**Exercise**
Take the entries below and give them back exactly. Leave out nothing.

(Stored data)
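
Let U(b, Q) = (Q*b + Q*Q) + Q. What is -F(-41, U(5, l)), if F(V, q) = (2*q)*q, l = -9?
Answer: -1458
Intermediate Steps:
U(b, Q) = Q + Q² + Q*b (U(b, Q) = (Q*b + Q²) + Q = (Q² + Q*b) + Q = Q + Q² + Q*b)
F(V, q) = 2*q²
-F(-41, U(5, l)) = -2*(-9*(1 - 9 + 5))² = -2*(-9*(-3))² = -2*27² = -2*729 = -1*1458 = -1458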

**Written solution**
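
Let U(b, Q) = (Q*b + Q*Q) + Q. What is -F(-41, U(5, l)), if F(V, q) = (2*q)*q, l = -9?
Answer: -1458
Intermediate Steps:
U(b, Q) = Q + Q² + Q*b (U(b, Q) = (Q*b + Q²) + Q = (Q² + Q*b) + Q = Q + Q² + Q*b)
F(V, q) = 2*q²
-F(-41, U(5, l)) = -2*(-9*(1 - 9 + 5))² = -2*(-9*(-3))² = -2*27² = -2*729 = -1*1458 = -1458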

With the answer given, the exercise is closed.